■ INFORMATION SUPPLIED ■
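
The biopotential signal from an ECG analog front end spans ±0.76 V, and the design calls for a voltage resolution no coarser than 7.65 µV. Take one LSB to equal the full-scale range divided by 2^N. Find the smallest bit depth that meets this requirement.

Range = 0.76 − (-0.76) = 1.52 V.
Levels needed ≥ 1.52/7.65 µV = 198700. 2^18 = 262144 suffices, so N_min = 18.

18 bits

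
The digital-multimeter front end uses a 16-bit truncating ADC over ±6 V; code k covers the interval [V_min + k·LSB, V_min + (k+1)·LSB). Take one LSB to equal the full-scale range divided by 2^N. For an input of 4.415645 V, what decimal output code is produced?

56883

Span: 6 V − (-6 V) = 12 V. LSB = 12 V / 2^16 ≈ 183.1 µV.
code = ⌊(V_in − V_min)/LSB⌋ = ⌊(V_in − V_min) × 2^16 / range⌋
     = ⌊(4.415645 − (-6)) × 65536 / 12⌋ = ⌊10.415645 × 65536/12⌋
     = ⌊56883.309⌋ = 56883.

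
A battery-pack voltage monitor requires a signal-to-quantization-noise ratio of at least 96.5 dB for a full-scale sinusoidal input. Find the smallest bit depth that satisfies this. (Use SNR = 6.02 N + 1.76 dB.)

Solving 6.02 N ≥ 96.5 − 1.76: N ≥ 15.738. Round up → N = 16.

16 bits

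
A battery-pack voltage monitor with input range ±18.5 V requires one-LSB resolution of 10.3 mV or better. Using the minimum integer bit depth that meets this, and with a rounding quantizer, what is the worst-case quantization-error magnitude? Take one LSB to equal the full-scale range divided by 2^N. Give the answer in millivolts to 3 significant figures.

4.52 mV

Full-scale range = 18.5 V − (-18.5 V) = 37 V.
Required number of levels: 37/10.3 mV = 3592.2; smallest N with 2^N ≥ that is 12.
LSB = 37 V ÷ 2^12 = 37/4096 V = 9.0332 mV.
Max error for round-to-nearest is LSB/2 = 4.52 mV.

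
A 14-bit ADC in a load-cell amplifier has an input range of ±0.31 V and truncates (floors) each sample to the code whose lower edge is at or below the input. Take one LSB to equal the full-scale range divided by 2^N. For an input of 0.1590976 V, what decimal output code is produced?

12396

Full-scale range = 0.31 V − (-0.31 V) = 0.62 V. LSB = 0.62 V / 2^14 ≈ 37.84 µV.
(V_in − V_min) × 2^14/range = (0.1590976 − (-0.31)) × 16384/0.62 = 12396.282.
Floor → code = 12396.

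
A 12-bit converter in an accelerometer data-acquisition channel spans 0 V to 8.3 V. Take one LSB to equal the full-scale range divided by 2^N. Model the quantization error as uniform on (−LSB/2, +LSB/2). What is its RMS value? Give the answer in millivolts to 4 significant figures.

0.5850 mV

Span = 8.3 V.
LSB = 8.3 V / 2^12 = 2.02637 mV.
V_rms = LSB/√12 = 2.02637 mV / √12 = 0.5850 mV.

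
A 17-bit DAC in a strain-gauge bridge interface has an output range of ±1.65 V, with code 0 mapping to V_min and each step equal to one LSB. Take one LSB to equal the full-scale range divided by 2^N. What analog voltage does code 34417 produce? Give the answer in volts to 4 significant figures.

-0.7835 V

Span: 1.65 V − (-1.65 V) = 3.3 V. LSB = 3.3 V / 2^17.
V_out = V_min + code × LSB = -1.65 V + 34417 × 3.3 V / 131072
      = -1.65 V + 0.866517 V = -0.783483 V.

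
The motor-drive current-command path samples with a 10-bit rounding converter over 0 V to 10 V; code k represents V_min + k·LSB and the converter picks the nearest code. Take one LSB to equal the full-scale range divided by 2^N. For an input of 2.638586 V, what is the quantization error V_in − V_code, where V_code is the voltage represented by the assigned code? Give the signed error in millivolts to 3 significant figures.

Full-scale range = 10 V. LSB = 10 V / 2^10 ≈ 9.766 mV.
(V_in − V_min)/LSB = (2.638586 − (0)) × 1024/10 = 270.1912 → nearest code k = 270.
V_code = V_min + k × range/2^10 = 0 + 270 × 10/1024 = 2.636718750 V.
V_in − V_code = 2.638586 − (2.636718750) = +1.87 mV.

+1.87 mV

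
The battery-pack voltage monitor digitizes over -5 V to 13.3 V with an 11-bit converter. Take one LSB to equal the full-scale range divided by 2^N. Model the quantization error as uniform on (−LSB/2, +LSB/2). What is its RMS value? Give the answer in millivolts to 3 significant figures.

The full-scale span is 13.3 − (-5) = 18.3 V.
One LSB is 18.3 V / 2048 = 8.9355 mV.
V_rms = LSB/√12 = 8.9355 mV / √12 = 2.58 mV.

2.58 mV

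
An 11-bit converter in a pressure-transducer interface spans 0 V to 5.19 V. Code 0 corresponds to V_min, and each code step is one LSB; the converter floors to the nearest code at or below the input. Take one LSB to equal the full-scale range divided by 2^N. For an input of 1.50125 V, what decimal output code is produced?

Span = 5.19 V. LSB = 5.19 V / 2^11 ≈ 2.534 mV.
(V_in − V_min) × 2^11/range = (1.50125 − (0)) × 2048/5.19 = 592.401.
Floor → code = 592.

592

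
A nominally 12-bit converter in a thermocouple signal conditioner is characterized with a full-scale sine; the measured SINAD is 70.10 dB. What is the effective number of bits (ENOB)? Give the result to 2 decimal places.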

■ TASK ■
Write the entries above out again, unchanged and complete.

■ SOLUTION TO THIS TASK ■
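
The biopotential signal from an ECG analog front end spans ±0.76 V, and the design calls for a voltage resolution no coarser than 7.65 µV. Take one LSB to equal the full-scale range divided by 2^N. Find the smallest bit depth that meets this requirement.

Range = 0.76 − (-0.76) = 1.52 V.
Levels needed ≥ 1.52/7.65 µV = 198700. 2^18 = 262144 suffices, so N_min = 18.

18 bits

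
The digital-multimeter front end uses a 16-bit truncating ADC over ±6 V; code k covers the interval [V_min + k·LSB, V_min + (k+1)·LSB). Take one LSB to equal the full-scale range divided by 2^N. For an input of 4.415645 V, what decimal output code is produced?

56883

Span: 6 V − (-6 V) = 12 V. LSB = 12 V / 2^16 ≈ 183.1 µV.
code = ⌊(V_in − V_min)/LSB⌋ = ⌊(V_in − V_min) × 2^16 / range⌋
     = ⌊(4.415645 − (-6)) × 65536 / 12⌋ = ⌊10.415645 × 65536/12⌋
     = ⌊56883.309⌋ = 56883.

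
A battery-pack voltage monitor requires a signal-to-quantization-noise ratio of at least 96.5 dB for a full-scale sinusoidal input. Find the smallest bit depth that satisfies this. (Use SNR = 6.02 N + 1.76 dB.)

Solving 6.02 N ≥ 96.5 − 1.76: N ≥ 15.738. Round up → N = 16.

16 bits

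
A battery-pack voltage monitor with input range ±18.5 V requires one-LSB resolution of 10.3 mV or better. Using the minimum integer bit depth that meets this, and with a rounding quantizer, what is the worst-case quantization-error magnitude? Take one LSB to equal the full-scale range divided by 2^N. Give the answer in millivolts to 3 significant figures.

4.52 mV

Full-scale range = 18.5 V − (-18.5 V) = 37 V.
Required number of levels: 37/10.3 mV = 3592.2; smallest N with 2^N ≥ that is 12.
LSB = 37 V ÷ 2^12 = 37/4096 V = 9.0332 mV.
Max error for round-to-nearest is LSB/2 = 4.52 mV.

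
A 14-bit ADC in a load-cell amplifier has an input range of ±0.31 V and truncates (floors) each sample to the code whose lower edge is at or below the input. Take one LSB to equal the full-scale range divided by 2^N. For an input of 0.1590976 V, what decimal output code is produced?

12396

Full-scale range = 0.31 V − (-0.31 V) = 0.62 V. LSB = 0.62 V / 2^14 ≈ 37.84 µV.
(V_in − V_min) × 2^14/range = (0.1590976 − (-0.31)) × 16384/0.62 = 12396.282.
Floor → code = 12396.

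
A 12-bit converter in an accelerometer data-acquisition channel spans 0 V to 8.3 V. Take one LSB to equal the full-scale range divided by 2^N. Model the quantization error as uniform on (−LSB/2, +LSB/2). What is its RMS value? Give the answer in millivolts to 4 significant figures.

0.5850 mV

Span = 8.3 V.
LSB = 8.3 V / 2^12 = 2.02637 mV.
V_rms = LSB/√12 = 2.02637 mV / √12 = 0.5850 mV.

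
A 17-bit DAC in a strain-gauge bridge interface has an output range of ±1.65 V, with code 0 mapping to V_min and each step equal to one LSB. Take one LSB to equal the full-scale range divided by 2^N. What analog voltage does code 34417 produce? Give the answer in volts to 4 significant figures.

-0.7835 V

Span: 1.65 V − (-1.65 V) = 3.3 V. LSB = 3.3 V / 2^17.
V_out = V_min + code × LSB = -1.65 V + 34417 × 3.3 V / 131072
      = -1.65 V + 0.866517 V = -0.783483 V.

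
The motor-drive current-command path samples with a 10-bit rounding converter over 0 V to 10 V; code k represents V_min + k·LSB and the converter picks the nearest code. Take one LSB to equal the full-scale range divided by 2^N. For an input of 2.638586 V, what is the quantization error V_in − V_code, where V_code is the voltage represented by the assigned code? Give the signed error in millivolts to 3 significant figures.

Full-scale range = 10 V. LSB = 10 V / 2^10 ≈ 9.766 mV.
(V_in − V_min)/LSB = (2.638586 − (0)) × 1024/10 = 270.1912 → nearest code k = 270.
V_code = V_min + k × range/2^10 = 0 + 270 × 10/1024 = 2.636718750 V.
V_in − V_code = 2.638586 − (2.636718750) = +1.87 mV.

+1.87 mV

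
The battery-pack voltage monitor digitizes over -5 V to 13.3 V with an 11-bit converter. Take one LSB to equal the full-scale range divided by 2^N. Model the quantization error as uniform on (−LSB/2, +LSB/2). What is its RMS value? Give the answer in millivolts to 3 significant figures.

The full-scale span is 13.3 − (-5) = 18.3 V.
One LSB is 18.3 V / 2048 = 8.9355 mV.
V_rms = LSB/√12 = 8.9355 mV / √12 = 2.58 mV.

2.58 mV

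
An 11-bit converter in a pressure-transducer interface spans 0 V to 5.19 V. Code 0 corresponds to V_min, and each code step is one LSB; the converter floors to the nearest code at or below the input. Take one LSB to equal the full-scale range divided by 2^N. For an input of 1.50125 V, what decimal output code is produced?

Span = 5.19 V. LSB = 5.19 V / 2^11 ≈ 2.534 mV.
(V_in − V_min) × 2^11/range = (1.50125 − (0)) × 2048/5.19 = 592.401.
Floor → code = 592.

592

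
A nominally 12-bit converter in a thermocouple signal conditioner is characterized with a full-scale sine; the measured SINAD is 70.10 dB. What is the effective number of bits (ENOB)? Give the result to 2 decimal places.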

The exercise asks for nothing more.